▶ [What is being asked]: Repeat the data exactly as it appears.

▶ [Material for this task]:
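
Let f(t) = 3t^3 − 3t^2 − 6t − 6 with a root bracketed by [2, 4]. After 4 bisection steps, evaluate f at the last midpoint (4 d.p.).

3.0176

midpoint 3: f = 30 > 0 → [2, 3]
midpoint 2.5: f = 7.125 > 0 → [2, 2.5]
midpoint 2.25: f = -0.515625 < 0 → [2.25, 2.5]
midpoint 2.375: f = 3.0176 > 0 → [2.25, 2.375]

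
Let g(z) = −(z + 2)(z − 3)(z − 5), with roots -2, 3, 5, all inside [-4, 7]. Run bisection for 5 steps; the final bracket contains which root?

midpoint 1.5: g = -18.375 < 0 → [-4, 1.5]
midpoint -1.25: g = -19.921875 < 0 → [-4, -1.25]
midpoint -2.625: g = 26.806641 > 0 → [-2.625, -1.25]
midpoint -1.9375: g = -2.1409 < 0 → [-2.625, -1.9375]
midpoint -2.28125: g = 10.8152 > 0 → [-2.28125, -1.9375]

-2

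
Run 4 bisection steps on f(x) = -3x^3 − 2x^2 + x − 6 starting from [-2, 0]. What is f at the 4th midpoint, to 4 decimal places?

-0.0332

f(-1) = -6 < 0, so the root lies in [-2, -1]
f(-1.5) = -1.875 < 0, so the root lies in [-2, -1.5]
f(-1.75) = 2.203125 > 0, so the root lies in [-1.75, -1.5]
f(-1.625) = -0.0332 < 0, so the root lies in [-1.75, -1.625]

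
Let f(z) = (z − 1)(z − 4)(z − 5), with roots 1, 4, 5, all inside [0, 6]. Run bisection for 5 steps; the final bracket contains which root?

m = 3, f(m) = 4 (+); new bracket [0, 3]
m = 1.5, f(m) = 4.375 (+); new bracket [0, 1.5]
m = 0.75, f(m) = -3.453125 (−); new bracket [0.75, 1.5]
m = 1.125, f(m) = 1.3926 (+); new bracket [0.75, 1.125]
m = 0.9375, f(m) = -0.7776 (−); new bracket [0.9375, 1.125]

1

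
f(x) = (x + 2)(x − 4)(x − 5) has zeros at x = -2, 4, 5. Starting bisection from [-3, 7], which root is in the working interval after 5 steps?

m = 2, f(m) = 24 (+); new bracket [-3, 2]
m = -0.5, f(m) = 37.125 (+); new bracket [-3, -0.5]
m = -1.75, f(m) = 9.703125 (+); new bracket [-3, -1.75]
m = -2.375, f(m) = -17.6309 (−); new bracket [-2.375, -1.75]
m = -2.0625, f(m) = -2.676 (−); new bracket [-2.0625, -1.75]

-2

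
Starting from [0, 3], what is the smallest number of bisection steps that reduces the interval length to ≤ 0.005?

Width after n steps is 3/2^n. Need 2^n ≥ 3/0.005 = 600.
2^9 = 512 < 600 ≤ 2^10 = 1024, so n = 10.

10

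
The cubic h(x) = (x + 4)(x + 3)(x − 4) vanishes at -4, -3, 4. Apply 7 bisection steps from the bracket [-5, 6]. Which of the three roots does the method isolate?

x = 0.5 gives h = -55.125, negative; keep [0.5, 6]
x = 3.25 gives h = -33.984375, negative; keep [3.25, 6]
x = 4.625 gives h = 41.103516, positive; keep [3.25, 4.625]
x = 3.9375 gives h = -3.4417, negative; keep [3.9375, 4.625]
x = 4.28125 gives h = 16.9588, positive; keep [3.9375, 4.28125]
x = 4.109375 gives h = 6.3058, positive; keep [3.9375, 4.109375]
x = 4.0234375 gives h = 1.3208, positive; keep [3.9375, 4.0234375]

4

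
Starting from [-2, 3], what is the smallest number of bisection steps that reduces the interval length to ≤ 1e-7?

Width after n steps is 5/2^n. Need 2^n ≥ 5/1e-7 = 50000000.
2^25 = 33554432 < 50000000 ≤ 2^26 = 67108864, so n = 26.

26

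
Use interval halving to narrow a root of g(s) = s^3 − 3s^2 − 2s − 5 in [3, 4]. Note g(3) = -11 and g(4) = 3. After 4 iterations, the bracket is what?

[3.8125, 3.875]

midpoint 3.5: g = -5.875 < 0 → [3.5, 4]
midpoint 3.75: g = -1.953125 < 0 → [3.75, 4]
midpoint 3.875: g = 0.388672 > 0 → [3.75, 3.875]
midpoint 3.8125: g = -0.8152 < 0 → [3.8125, 3.875]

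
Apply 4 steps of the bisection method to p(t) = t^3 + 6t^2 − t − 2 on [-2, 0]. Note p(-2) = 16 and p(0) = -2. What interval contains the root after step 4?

[-0.625, -0.5]

midpoint -1: p = 4 > 0 → [-1, 0]
midpoint -0.5: p = -0.125 < 0 → [-1, -0.5]
midpoint -0.75: p = 1.703125 > 0 → [-0.75, -0.5]
midpoint -0.625: p = 0.7246 > 0 → [-0.625, -0.5]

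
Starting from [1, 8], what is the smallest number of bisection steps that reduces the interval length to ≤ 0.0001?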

▶ [Solution for this task]:
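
Let f(t) = 3t^3 − 3t^2 − 6t − 6 with a root bracketed by [2, 4]. After 4 bisection steps, evaluate f at the last midpoint (4 d.p.).

3.0176

midpoint 3: f = 30 > 0 → [2, 3]
midpoint 2.5: f = 7.125 > 0 → [2, 2.5]
midpoint 2.25: f = -0.515625 < 0 → [2.25, 2.5]
midpoint 2.375: f = 3.0176 > 0 → [2.25, 2.375]

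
Let g(z) = −(z + 2)(z − 3)(z − 5), with roots -2, 3, 5, all inside [-4, 7]. Run bisection for 5 steps; the final bracket contains which root?

midpoint 1.5: g = -18.375 < 0 → [-4, 1.5]
midpoint -1.25: g = -19.921875 < 0 → [-4, -1.25]
midpoint -2.625: g = 26.806641 > 0 → [-2.625, -1.25]
midpoint -1.9375: g = -2.1409 < 0 → [-2.625, -1.9375]
midpoint -2.28125: g = 10.8152 > 0 → [-2.28125, -1.9375]

-2

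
Run 4 bisection steps on f(x) = -3x^3 − 2x^2 + x − 6 starting from [-2, 0]. What is f at the 4th midpoint, to 4 decimal places?

-0.0332

f(-1) = -6 < 0, so the root lies in [-2, -1]
f(-1.5) = -1.875 < 0, so the root lies in [-2, -1.5]
f(-1.75) = 2.203125 > 0, so the root lies in [-1.75, -1.5]
f(-1.625) = -0.0332 < 0, so the root lies in [-1.75, -1.625]

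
Let f(z) = (z − 1)(z − 4)(z − 5), with roots 1, 4, 5, all inside [0, 6]. Run bisection for 5 steps; the final bracket contains which root?

m = 3, f(m) = 4 (+); new bracket [0, 3]
m = 1.5, f(m) = 4.375 (+); new bracket [0, 1.5]
m = 0.75, f(m) = -3.453125 (−); new bracket [0.75, 1.5]
m = 1.125, f(m) = 1.3926 (+); new bracket [0.75, 1.125]
m = 0.9375, f(m) = -0.7776 (−); new bracket [0.9375, 1.125]

1

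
f(x) = (x + 2)(x − 4)(x − 5) has zeros at x = -2, 4, 5. Starting bisection from [-3, 7], which root is in the working interval after 5 steps?

m = 2, f(m) = 24 (+); new bracket [-3, 2]
m = -0.5, f(m) = 37.125 (+); new bracket [-3, -0.5]
m = -1.75, f(m) = 9.703125 (+); new bracket [-3, -1.75]
m = -2.375, f(m) = -17.6309 (−); new bracket [-2.375, -1.75]
m = -2.0625, f(m) = -2.676 (−); new bracket [-2.0625, -1.75]

-2

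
Starting from [0, 3], what is the smallest number of bisection steps that reduces the interval length to ≤ 0.005?

Width after n steps is 3/2^n. Need 2^n ≥ 3/0.005 = 600.
2^9 = 512 < 600 ≤ 2^10 = 1024, so n = 10.

10

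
The cubic h(x) = (x + 4)(x + 3)(x − 4) vanishes at -4, -3, 4. Apply 7 bisection steps from the bracket [-5, 6]. Which of the three roots does the method isolate?

x = 0.5 gives h = -55.125, negative; keep [0.5, 6]
x = 3.25 gives h = -33.984375, negative; keep [3.25, 6]
x = 4.625 gives h = 41.103516, positive; keep [3.25, 4.625]
x = 3.9375 gives h = -3.4417, negative; keep [3.9375, 4.625]
x = 4.28125 gives h = 16.9588, positive; keep [3.9375, 4.28125]
x = 4.109375 gives h = 6.3058, positive; keep [3.9375, 4.109375]
x = 4.0234375 gives h = 1.3208, positive; keep [3.9375, 4.0234375]

4

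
Starting from [-2, 3], what is the smallest number of bisection steps that reduces the interval length to ≤ 1e-7?

Width after n steps is 5/2^n. Need 2^n ≥ 5/1e-7 = 50000000.
2^25 = 33554432 < 50000000 ≤ 2^26 = 67108864, so n = 26.

26

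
Use interval halving to narrow a root of g(s) = s^3 − 3s^2 − 2s − 5 in [3, 4]. Note g(3) = -11 and g(4) = 3. After 4 iterations, the bracket is what?

[3.8125, 3.875]

midpoint 3.5: g = -5.875 < 0 → [3.5, 4]
midpoint 3.75: g = -1.953125 < 0 → [3.75, 4]
midpoint 3.875: g = 0.388672 > 0 → [3.75, 3.875]
midpoint 3.8125: g = -0.8152 < 0 → [3.8125, 3.875]

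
Apply 4 steps of the bisection method to p(t) = t^3 + 6t^2 − t − 2 on [-2, 0]. Note p(-2) = 16 and p(0) = -2. What interval contains the root after step 4?

[-0.625, -0.5]

midpoint -1: p = 4 > 0 → [-1, 0]
midpoint -0.5: p = -0.125 < 0 → [-1, -0.5]
midpoint -0.75: p = 1.703125 > 0 → [-0.75, -0.5]
midpoint -0.625: p = 0.7246 > 0 → [-0.625, -0.5]

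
Starting from [1, 8], what is the smallest number of bisection steps that reduces the interval length to ≤ 0.0001?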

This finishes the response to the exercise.